▶ _Task description_: Here is the task for the records below: repeat exactly the lines from the one with "A disc cam with base-circle radius 19" to the one with "Motion laws, with", both included, and nothing else.

[Stored items]
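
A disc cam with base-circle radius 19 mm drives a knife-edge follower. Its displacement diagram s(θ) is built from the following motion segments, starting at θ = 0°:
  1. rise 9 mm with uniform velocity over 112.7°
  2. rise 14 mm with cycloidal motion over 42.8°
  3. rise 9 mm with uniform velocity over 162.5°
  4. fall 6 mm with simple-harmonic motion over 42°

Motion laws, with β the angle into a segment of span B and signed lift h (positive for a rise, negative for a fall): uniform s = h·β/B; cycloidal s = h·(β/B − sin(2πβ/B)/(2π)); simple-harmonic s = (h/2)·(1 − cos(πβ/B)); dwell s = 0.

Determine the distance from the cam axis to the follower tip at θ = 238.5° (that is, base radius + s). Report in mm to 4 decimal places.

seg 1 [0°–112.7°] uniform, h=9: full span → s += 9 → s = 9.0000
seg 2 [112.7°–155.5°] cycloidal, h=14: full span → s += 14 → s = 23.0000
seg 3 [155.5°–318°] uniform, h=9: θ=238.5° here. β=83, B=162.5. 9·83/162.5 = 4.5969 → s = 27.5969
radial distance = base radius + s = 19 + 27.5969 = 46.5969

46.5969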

...

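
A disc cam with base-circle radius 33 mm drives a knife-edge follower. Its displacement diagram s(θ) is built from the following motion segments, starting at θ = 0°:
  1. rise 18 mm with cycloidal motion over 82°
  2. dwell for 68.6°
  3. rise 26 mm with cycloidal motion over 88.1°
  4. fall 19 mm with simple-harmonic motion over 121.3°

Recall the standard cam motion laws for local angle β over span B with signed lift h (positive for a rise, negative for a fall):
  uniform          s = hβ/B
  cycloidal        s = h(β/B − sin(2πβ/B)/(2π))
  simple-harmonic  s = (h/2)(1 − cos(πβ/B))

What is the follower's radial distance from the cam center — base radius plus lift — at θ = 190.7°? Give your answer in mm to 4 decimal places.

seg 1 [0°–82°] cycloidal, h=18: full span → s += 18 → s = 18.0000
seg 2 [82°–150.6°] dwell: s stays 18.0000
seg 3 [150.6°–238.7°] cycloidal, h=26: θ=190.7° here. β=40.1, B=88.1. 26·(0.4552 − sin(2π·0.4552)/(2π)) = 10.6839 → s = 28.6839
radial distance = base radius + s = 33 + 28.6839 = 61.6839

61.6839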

▶ _Task output_:
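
A disc cam with base-circle radius 19 mm drives a knife-edge follower. Its displacement diagram s(θ) is built from the following motion segments, starting at θ = 0°:
  1. rise 9 mm with uniform velocity over 112.7°
  2. rise 14 mm with cycloidal motion over 42.8°
  3. rise 9 mm with uniform velocity over 162.5°
  4. fall 6 mm with simple-harmonic motion over 42°

Motion laws, with β the angle into a segment of span B and signed lift h (positive for a rise, negative for a fall): uniform s = h·β/B; cycloidal s = h·(β/B − sin(2πβ/B)/(2π)); simple-harmonic s = (h/2)·(1 − cos(πβ/B)); dwell s = 0.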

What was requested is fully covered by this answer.